■ **What to do**
The lines from the top of the records below through the one containing "What is the smallest k ≥ 0 such that <>[0,k]" are to be transcribed exactly, and nothing else is to be added.

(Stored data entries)
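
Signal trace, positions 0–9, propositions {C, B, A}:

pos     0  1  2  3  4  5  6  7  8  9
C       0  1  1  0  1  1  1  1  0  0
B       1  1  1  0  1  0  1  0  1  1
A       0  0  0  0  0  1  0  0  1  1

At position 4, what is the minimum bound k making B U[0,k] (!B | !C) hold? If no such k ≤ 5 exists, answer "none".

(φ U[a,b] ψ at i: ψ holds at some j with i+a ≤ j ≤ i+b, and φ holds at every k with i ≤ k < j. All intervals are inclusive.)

1

Need earliest j ≥ 4 with (!B | !C), and B at every k in [4,j-1].
  j=4: rhs fails.
  j=5: rhs holds; lhs holds on [4,4]. k = 1.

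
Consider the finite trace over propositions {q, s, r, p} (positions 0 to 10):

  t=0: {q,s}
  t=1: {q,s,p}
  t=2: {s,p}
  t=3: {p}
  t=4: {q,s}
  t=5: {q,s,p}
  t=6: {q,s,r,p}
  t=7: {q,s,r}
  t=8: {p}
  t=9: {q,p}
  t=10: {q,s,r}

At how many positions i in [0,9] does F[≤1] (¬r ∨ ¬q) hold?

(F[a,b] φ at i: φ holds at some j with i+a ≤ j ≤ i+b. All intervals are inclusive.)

9

Evaluate at each i in [0,9]:
  i=0: ✓ (witness j=0)
  i=1: ✓ (witness j=1)
  i=2: ✓ (witness j=2)
  i=3: ✓ (witness j=3)
  i=4: ✓ (witness j=4)
  i=5: ✓ (witness j=5)
  i=6: ✗ (none in [6,7])
  i=7: ✓ (witness j=8)
  i=8: ✓ (witness j=8)
  i=9: ✓ (witness j=9)
Positions where it holds: {0, 1, 2, 3, 4, 5, 7, 8, 9} → 9.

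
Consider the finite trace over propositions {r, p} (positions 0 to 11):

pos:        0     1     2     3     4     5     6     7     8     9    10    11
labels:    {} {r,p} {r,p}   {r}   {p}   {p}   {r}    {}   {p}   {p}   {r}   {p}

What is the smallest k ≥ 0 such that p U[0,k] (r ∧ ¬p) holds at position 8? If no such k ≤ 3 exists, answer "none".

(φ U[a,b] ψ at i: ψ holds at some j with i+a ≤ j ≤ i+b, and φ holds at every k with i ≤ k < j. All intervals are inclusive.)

2

Need earliest j ≥ 8 with (r ∧ ¬p), and p at every k in [8,j-1].
  j=8: rhs fails.
  j=9: rhs fails.
  j=10: rhs holds; lhs holds on [8,9]. k = 2.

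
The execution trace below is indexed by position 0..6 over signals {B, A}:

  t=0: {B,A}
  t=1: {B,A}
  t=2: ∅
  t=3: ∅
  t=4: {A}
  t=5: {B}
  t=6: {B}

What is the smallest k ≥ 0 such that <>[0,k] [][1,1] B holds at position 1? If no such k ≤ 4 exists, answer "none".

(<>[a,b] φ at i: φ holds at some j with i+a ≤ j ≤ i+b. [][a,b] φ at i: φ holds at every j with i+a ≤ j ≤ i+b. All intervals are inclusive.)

Scan j = 1,2,… for [][1,1] B:
  j=1: fails
  j=2: fails
  j=3: fails
  j=4: holds
First hit at j=4, so smallest k = 4-1 = 3.

3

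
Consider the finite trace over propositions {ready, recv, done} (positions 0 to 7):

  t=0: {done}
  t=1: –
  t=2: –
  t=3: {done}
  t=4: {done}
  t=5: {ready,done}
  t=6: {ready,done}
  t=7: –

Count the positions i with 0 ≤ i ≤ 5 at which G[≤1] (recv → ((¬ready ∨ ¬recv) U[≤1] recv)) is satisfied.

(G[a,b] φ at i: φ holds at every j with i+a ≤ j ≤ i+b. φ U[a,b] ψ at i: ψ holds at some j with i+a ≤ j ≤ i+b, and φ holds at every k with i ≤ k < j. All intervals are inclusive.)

Evaluate at each i in [0,5]:
  i=0: ✓ (all of [0,1])
  i=1: ✓ (all of [1,2])
  i=2: ✓ (all of [2,3])
  i=3: ✓ (all of [3,4])
  i=4: ✓ (all of [4,5])
  i=5: ✓ (all of [5,6])
Positions where it holds: {0, 1, 2, 3, 4, 5} → 6.

6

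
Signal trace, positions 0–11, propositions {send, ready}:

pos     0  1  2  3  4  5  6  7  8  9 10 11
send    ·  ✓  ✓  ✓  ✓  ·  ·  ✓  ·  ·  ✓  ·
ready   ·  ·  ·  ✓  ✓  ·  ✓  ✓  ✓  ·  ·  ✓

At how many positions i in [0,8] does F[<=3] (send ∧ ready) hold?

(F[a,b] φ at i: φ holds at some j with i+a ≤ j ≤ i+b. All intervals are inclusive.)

Evaluate at each i in [0,8]:
  i=0: ✓ (witness j=3)
  i=1: ✓ (witness j=3)
  i=2: ✓ (witness j=3)
  i=3: ✓ (witness j=3)
  i=4: ✓ (witness j=4)
  i=5: ✓ (witness j=7)
  i=6: ✓ (witness j=7)
  i=7: ✓ (witness j=7)
  i=8: ✗ (none in [8,11])
Positions where it holds: {0, 1, 2, 3, 4, 5, 6, 7} → 8.

8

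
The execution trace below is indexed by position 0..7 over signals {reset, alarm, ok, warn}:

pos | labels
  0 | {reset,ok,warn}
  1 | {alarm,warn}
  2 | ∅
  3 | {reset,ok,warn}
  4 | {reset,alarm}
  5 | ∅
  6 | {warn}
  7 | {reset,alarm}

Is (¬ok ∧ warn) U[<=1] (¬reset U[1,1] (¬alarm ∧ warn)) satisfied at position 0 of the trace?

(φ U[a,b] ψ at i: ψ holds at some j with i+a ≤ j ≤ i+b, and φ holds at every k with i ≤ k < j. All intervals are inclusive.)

Need some j in [0,1] with (¬reset U[1,1] (¬alarm ∧ warn)), and (¬ok ∧ warn) at every k in [0,j-1].
  j=0: (¬reset U[1,1] (¬alarm ∧ warn)) — fails.
  j=1: (¬reset U[1,1] (¬alarm ∧ warn)) — fails.
No j in the window works → until fails.

No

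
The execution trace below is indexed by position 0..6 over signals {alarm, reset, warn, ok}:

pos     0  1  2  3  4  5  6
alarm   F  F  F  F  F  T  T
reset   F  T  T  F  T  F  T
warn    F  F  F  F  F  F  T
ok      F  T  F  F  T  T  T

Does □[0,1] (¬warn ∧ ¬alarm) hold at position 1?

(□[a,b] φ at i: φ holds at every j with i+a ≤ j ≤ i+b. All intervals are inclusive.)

True

Check (¬warn ∧ ¬alarm) at every j in [1,2]:
  j=1: true
  j=2: true
All positions satisfy it → formula holds.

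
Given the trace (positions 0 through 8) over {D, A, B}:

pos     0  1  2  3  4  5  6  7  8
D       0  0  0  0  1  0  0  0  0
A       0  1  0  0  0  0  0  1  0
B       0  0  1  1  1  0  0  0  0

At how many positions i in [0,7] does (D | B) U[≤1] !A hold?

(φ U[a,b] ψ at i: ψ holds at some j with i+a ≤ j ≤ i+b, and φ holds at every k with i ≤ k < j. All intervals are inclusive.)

6

Evaluate at each i in [0,7]:
  i=0: ✓ (rhs at j=0)
  i=1: ✗ (lhs fails at k=1 before rhs at j=2)
  i=2: ✓ (rhs at j=2)
  i=3: ✓ (rhs at j=3)
  i=4: ✓ (rhs at j=4)
  i=5: ✓ (rhs at j=5)
  i=6: ✓ (rhs at j=6)
  i=7: ✗ (lhs fails at k=7 before rhs at j=8)
Positions where it holds: {0, 2, 3, 4, 5, 6} → 6.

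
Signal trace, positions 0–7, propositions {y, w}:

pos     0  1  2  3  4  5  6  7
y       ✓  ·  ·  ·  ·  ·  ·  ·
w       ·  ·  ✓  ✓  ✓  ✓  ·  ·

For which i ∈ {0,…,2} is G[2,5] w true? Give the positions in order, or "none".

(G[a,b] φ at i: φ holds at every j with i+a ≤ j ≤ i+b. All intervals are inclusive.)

Evaluate at each i in [0,2]:
  i=0: ✓ (all of [2,5])
  i=1: ✗ (fails at j=6)
  i=2: ✗ (fails at j=6)

0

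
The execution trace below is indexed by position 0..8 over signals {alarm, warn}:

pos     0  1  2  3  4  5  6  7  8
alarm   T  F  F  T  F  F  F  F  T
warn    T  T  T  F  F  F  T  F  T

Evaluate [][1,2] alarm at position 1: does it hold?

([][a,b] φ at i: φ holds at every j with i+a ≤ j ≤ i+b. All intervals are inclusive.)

Check alarm at every j in [2,3]:
  j=2: false
  j=3: true
Fails at j=2 → formula fails.

False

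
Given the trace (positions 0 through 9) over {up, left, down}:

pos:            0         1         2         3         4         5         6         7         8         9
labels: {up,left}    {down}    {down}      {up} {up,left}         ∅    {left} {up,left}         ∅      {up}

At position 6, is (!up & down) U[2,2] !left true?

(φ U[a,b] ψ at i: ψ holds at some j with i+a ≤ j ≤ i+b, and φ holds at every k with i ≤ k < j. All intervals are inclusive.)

False

Need some j in [8,8] with !left, and (!up & down) at every k in [6,j-1].
  j=8: !left holds, but (!up & down) fails at k=6 → not this j.
No j in the window works → until fails.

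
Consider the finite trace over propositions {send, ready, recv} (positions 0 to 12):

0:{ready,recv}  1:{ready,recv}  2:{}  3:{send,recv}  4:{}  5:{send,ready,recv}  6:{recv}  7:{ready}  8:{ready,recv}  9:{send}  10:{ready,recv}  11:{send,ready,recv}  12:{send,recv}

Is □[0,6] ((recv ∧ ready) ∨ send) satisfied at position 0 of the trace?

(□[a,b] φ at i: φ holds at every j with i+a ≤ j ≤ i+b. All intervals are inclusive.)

False

Check ((recv ∧ ready) ∨ send) at every j in [0,6]:
  j=0: true
  j=1: true
  j=2: false
  j=3: true
  j=4: false
  j=5: true
  j=6: false
Fails at j=2 → formula fails.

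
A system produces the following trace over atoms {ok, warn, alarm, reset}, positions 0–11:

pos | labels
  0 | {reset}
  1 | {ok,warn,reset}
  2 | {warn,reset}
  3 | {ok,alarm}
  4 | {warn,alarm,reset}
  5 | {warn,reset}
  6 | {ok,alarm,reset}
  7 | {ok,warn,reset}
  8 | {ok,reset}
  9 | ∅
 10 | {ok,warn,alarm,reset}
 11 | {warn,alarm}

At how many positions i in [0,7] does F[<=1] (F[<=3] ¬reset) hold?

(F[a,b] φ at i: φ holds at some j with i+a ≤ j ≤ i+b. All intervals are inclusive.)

7

Evaluate at each i in [0,7]:
  i=0: ✓ (witness j=0)
  i=1: ✓ (witness j=1)
  i=2: ✓ (witness j=2)
  i=3: ✓ (witness j=3)
  i=4: ✗ (none in [4,5])
  i=5: ✓ (witness j=6)
  i=6: ✓ (witness j=6)
  i=7: ✓ (witness j=7)
Positions where it holds: {0, 1, 2, 3, 5, 6, 7} → 7.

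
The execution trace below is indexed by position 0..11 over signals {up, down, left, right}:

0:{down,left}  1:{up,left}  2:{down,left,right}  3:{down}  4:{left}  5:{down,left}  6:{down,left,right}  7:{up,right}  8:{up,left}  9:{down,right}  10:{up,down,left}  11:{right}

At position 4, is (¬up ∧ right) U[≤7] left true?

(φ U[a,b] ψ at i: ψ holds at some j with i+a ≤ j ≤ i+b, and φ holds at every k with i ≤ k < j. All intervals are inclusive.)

Holds

Need some j in [4,11] with left, and (¬up ∧ right) at every k in [4,j-1].
  j=4: left holds; no prefix to check → satisfied.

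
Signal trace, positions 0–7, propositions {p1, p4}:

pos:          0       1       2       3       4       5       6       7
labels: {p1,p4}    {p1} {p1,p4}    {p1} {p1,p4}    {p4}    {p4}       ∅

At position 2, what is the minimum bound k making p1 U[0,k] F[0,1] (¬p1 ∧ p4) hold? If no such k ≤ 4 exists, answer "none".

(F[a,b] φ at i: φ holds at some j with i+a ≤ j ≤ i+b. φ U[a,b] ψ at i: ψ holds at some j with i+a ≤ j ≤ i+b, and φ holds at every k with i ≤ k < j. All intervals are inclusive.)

Need earliest j ≥ 2 with F[0,1] (¬p1 ∧ p4), and p1 at every k in [2,j-1].
  j=2: rhs fails.
  j=3: rhs fails.
  j=4: rhs holds; lhs holds on [2,3]. k = 2.

2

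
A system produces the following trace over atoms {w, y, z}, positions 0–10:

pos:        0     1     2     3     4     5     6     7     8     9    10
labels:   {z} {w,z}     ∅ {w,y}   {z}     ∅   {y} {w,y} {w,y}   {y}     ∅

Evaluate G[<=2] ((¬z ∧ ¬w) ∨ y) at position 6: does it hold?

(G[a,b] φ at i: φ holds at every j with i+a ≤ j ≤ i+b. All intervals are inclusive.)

True

Check ((¬z ∧ ¬w) ∨ y) at every j in [6,8]:
  j=6: true
  j=7: true
  j=8: true
All positions satisfy it → formula holds.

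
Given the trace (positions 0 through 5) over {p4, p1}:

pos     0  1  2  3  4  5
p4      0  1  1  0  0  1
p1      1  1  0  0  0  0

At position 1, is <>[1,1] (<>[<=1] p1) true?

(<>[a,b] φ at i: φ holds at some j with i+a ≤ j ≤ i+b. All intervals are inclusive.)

Check <>[<=1] p1 at each j in [2,2]:
  j=2: fails (none in [2,3])
No position in the window satisfies it → formula fails.

Does not hold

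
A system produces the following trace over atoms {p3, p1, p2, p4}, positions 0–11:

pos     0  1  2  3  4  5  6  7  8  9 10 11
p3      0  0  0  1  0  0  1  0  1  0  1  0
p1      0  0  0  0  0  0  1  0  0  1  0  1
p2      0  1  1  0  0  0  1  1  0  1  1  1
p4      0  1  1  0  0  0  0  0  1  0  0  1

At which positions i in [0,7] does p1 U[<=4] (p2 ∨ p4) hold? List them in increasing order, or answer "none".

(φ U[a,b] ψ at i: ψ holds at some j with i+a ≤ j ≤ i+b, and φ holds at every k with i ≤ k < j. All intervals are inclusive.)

1, 2, 6, 7

Evaluate at each i in [0,7]:
  i=0: ✗ (lhs fails at k=0 before rhs at j=1)
  i=1: ✓ (rhs at j=1)
  i=2: ✓ (rhs at j=2)
  i=3: ✗ (lhs fails at k=3 before rhs at j=6)
  i=4: ✗ (lhs fails at k=4 before rhs at j=6)
  i=5: ✗ (lhs fails at k=5 before rhs at j=6)
  i=6: ✓ (rhs at j=6)
  i=7: ✓ (rhs at j=7)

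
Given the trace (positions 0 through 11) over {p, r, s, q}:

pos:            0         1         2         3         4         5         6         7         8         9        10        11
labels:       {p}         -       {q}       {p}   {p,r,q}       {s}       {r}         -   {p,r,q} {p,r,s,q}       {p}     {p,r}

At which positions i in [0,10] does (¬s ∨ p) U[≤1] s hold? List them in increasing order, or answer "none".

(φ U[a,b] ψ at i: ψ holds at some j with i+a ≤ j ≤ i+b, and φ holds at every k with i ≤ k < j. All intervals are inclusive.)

Evaluate at each i in [0,10]:
  i=0: ✗ (no rhs in [0,1])
  i=1: ✗ (no rhs in [1,2])
  i=2: ✗ (no rhs in [2,3])
  i=3: ✗ (no rhs in [3,4])
  i=4: ✓ (rhs at j=5; lhs holds on [4,4])
  i=5: ✓ (rhs at j=5)
  i=6: ✗ (no rhs in [6,7])
  i=7: ✗ (no rhs in [7,8])
  i=8: ✓ (rhs at j=9; lhs holds on [8,8])
  i=9: ✓ (rhs at j=9)
  i=10: ✗ (no rhs in [10,11])

4, 5, 8, 9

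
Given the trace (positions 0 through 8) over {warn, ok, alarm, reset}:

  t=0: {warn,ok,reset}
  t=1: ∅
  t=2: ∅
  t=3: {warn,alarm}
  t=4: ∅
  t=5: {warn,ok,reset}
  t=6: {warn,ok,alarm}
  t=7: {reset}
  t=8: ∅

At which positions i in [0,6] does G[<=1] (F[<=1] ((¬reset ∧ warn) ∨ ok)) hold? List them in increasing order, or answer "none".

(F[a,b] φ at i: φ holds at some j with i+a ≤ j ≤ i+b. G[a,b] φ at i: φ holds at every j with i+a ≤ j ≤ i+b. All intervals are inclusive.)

Evaluate at each i in [0,6]:
  i=0: ✗ (fails at j=1)
  i=1: ✗ (fails at j=1)
  i=2: ✓ (all of [2,3])
  i=3: ✓ (all of [3,4])
  i=4: ✓ (all of [4,5])
  i=5: ✓ (all of [5,6])
  i=6: ✗ (fails at j=7)

2, 3, 4, 5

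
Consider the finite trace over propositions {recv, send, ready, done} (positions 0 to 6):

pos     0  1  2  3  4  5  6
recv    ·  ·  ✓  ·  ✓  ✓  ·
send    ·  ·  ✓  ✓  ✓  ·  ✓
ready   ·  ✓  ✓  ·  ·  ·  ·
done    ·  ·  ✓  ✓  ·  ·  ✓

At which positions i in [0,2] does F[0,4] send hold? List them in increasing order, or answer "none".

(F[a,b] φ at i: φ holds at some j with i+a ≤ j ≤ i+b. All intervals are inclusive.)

Evaluate at each i in [0,2]:
  i=0: ✓ (witness j=2)
  i=1: ✓ (witness j=2)
  i=2: ✓ (witness j=2)

0, 1, 2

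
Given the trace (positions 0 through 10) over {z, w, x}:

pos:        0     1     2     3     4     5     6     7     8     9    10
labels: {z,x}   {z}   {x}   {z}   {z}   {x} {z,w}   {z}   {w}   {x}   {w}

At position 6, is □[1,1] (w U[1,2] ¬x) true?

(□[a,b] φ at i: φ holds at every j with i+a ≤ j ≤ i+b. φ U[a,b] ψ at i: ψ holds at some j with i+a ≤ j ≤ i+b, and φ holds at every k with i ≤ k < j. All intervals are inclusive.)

Check (w U[1,2] ¬x) at every j in [7,7]:
  j=7: fails
Fails at j=7 → formula fails.

False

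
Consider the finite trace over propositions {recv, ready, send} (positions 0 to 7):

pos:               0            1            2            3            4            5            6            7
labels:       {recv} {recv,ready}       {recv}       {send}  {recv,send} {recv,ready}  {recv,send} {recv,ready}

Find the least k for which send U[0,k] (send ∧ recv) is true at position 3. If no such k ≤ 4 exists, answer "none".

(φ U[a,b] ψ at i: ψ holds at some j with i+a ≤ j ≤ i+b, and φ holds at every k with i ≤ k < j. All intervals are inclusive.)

Need earliest j ≥ 3 with (send ∧ recv), and send at every k in [3,j-1].
  j=3: rhs fails.
  j=4: rhs holds; lhs holds on [3,3]. k = 1.

1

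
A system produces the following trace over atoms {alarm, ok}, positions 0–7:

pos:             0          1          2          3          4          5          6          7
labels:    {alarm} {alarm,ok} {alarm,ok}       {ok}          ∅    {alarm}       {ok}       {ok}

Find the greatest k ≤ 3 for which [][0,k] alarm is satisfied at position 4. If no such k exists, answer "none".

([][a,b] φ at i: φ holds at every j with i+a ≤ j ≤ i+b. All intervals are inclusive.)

none

alarm must hold from j=4 onward; find where it first fails.
  j=4: fails → no k works.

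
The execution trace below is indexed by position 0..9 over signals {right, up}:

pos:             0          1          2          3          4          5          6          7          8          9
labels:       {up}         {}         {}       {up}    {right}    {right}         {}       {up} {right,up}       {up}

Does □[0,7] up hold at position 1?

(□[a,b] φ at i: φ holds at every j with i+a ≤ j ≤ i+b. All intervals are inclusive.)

Check up at every j in [1,8]:
  j=1: false
  j=2: false
  j=3: true
  j=4: false
  j=5: false
  j=6: false
  j=7: true
  j=8: true
Fails at j=1 → formula fails.

No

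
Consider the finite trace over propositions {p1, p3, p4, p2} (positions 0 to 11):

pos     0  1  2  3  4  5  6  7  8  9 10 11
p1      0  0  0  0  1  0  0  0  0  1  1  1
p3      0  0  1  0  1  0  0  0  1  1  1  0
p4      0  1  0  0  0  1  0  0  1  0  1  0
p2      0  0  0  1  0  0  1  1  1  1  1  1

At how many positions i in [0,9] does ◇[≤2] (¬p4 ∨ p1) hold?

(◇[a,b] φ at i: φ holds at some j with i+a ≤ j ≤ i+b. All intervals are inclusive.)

10

Evaluate at each i in [0,9]:
  i=0: ✓ (witness j=0)
  i=1: ✓ (witness j=2)
  i=2: ✓ (witness j=2)
  i=3: ✓ (witness j=3)
  i=4: ✓ (witness j=4)
  i=5: ✓ (witness j=6)
  i=6: ✓ (witness j=6)
  i=7: ✓ (witness j=7)
  i=8: ✓ (witness j=9)
  i=9: ✓ (witness j=9)
Positions where it holds: {0, 1, 2, 3, 4, 5, 6, 7, 8, 9} → 10.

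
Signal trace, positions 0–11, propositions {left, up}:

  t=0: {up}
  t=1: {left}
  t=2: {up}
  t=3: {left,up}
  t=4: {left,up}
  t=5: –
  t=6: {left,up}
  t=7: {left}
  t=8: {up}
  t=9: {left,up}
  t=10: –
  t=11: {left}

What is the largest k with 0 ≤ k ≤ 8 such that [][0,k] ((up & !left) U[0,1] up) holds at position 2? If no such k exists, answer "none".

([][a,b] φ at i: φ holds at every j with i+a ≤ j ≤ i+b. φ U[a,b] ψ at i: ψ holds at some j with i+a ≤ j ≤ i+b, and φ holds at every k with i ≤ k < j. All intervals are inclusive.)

((up & !left) U[0,1] up) must hold from j=2 onward; find where it first fails.
  j=2: holds
  j=3: holds
  j=4: holds
  j=5: fails
Holds on [2,4], so largest k = 2.

2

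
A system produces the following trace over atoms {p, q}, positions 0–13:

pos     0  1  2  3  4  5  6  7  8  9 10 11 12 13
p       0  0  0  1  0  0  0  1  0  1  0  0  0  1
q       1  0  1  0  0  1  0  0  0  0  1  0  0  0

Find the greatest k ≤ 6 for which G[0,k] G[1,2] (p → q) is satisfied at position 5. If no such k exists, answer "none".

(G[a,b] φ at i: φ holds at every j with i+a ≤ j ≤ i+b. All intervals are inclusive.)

none

G[1,2] (p → q) must hold from j=5 onward; find where it first fails.
  j=5: fails → no k works.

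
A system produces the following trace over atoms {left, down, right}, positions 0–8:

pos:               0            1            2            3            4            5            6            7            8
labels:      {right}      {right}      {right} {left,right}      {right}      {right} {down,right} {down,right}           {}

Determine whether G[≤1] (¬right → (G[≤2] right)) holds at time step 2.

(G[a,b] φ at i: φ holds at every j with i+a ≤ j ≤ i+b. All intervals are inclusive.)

Check (¬right → (G[≤2] right)) at every j in [2,3]:
  j=2: antecedent false → ✓
  j=3: antecedent false → ✓
All positions satisfy it → formula holds.

True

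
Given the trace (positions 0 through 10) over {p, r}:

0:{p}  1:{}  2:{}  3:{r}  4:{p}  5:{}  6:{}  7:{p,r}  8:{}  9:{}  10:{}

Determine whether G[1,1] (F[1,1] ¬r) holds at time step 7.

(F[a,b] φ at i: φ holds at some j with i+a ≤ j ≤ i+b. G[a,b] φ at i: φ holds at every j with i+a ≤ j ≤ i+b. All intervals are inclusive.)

True

Check F[1,1] ¬r at every j in [8,8]:
  j=8: holds (witness at 9)
All positions satisfy it → formula holds.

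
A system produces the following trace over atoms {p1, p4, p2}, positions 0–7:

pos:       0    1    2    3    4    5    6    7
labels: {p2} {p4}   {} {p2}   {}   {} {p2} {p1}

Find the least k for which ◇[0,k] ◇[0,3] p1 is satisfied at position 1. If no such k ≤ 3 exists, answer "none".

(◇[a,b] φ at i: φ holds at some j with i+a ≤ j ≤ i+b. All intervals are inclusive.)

Scan j = 1,2,… for ◇[0,3] p1:
  j=1: fails
  j=2: fails
  j=3: fails
  j=4: holds
First hit at j=4, so smallest k = 4-1 = 3.

3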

■ **Your response**
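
Signal trace, positions 0–9, propositions {C, B, A}:

pos     0  1  2  3  4  5  6  7  8  9
C       0  1  1  0  1  1  1  1  0  0
B       1  1  1  0  1  0  1  0  1  1
A       0  0  0  0  0  1  0  0  1  1

At position 4, what is the minimum bound k making B U[0,k] (!B | !C) hold? If no such k ≤ 5 exists, answer "none".

(φ U[a,b] ψ at i: ψ holds at some j with i+a ≤ j ≤ i+b, and φ holds at every k with i ≤ k < j. All intervals are inclusive.)

1

Need earliest j ≥ 4 with (!B | !C), and B at every k in [4,j-1].
  j=4: rhs fails.
  j=5: rhs holds; lhs holds on [4,4]. k = 1.

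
Consider the finite trace over propositions {q, s, r, p} (positions 0 to 10):

  t=0: {q,s}
  t=1: {q,s,p}
  t=2: {s,p}
  t=3: {p}
  t=4: {q,s}
  t=5: {q,s,p}
  t=6: {q,s,r,p}
  t=7: {q,s,r}
  t=8: {p}
  t=9: {q,p}
  t=10: {q,s,r}

At how many positions i in [0,9] does F[≤1] (¬r ∨ ¬q) hold?

(F[a,b] φ at i: φ holds at some j with i+a ≤ j ≤ i+b. All intervals are inclusive.)

9

Evaluate at each i in [0,9]:
  i=0: ✓ (witness j=0)
  i=1: ✓ (witness j=1)
  i=2: ✓ (witness j=2)
  i=3: ✓ (witness j=3)
  i=4: ✓ (witness j=4)
  i=5: ✓ (witness j=5)
  i=6: ✗ (none in [6,7])
  i=7: ✓ (witness j=8)
  i=8: ✓ (witness j=8)
  i=9: ✓ (witness j=9)
Positions where it holds: {0, 1, 2, 3, 4, 5, 7, 8, 9} → 9.

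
Consider the finite trace over propositions {r, p} (positions 0 to 11):

pos:        0     1     2     3     4     5     6     7     8     9    10    11
labels:    {} {r,p} {r,p}   {r}   {p}   {p}   {r}    {}   {p}   {p}   {r}   {p}

What is the smallest k ≥ 0 such that p U[0,k] (r ∧ ¬p) holds at position 8? If no such k ≤ 3 exists, answer "none".

(φ U[a,b] ψ at i: ψ holds at some j with i+a ≤ j ≤ i+b, and φ holds at every k with i ≤ k < j. All intervals are inclusive.)

2

Need earliest j ≥ 8 with (r ∧ ¬p), and p at every k in [8,j-1].
  j=8: rhs fails.
  j=9: rhs fails.
  j=10: rhs holds; lhs holds on [8,9]. k = 2.

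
The execution trace below is indexed by position 0..6 over signals {B, A}:

  t=0: {B,A}
  t=1: {B,A}
  t=2: ∅
  t=3: ∅
  t=4: {A}
  t=5: {B}
  t=6: {B}

What is the smallest k ≥ 0 such that <>[0,k] [][1,1] B holds at position 1? If no such k ≤ 4 exists, answer "none".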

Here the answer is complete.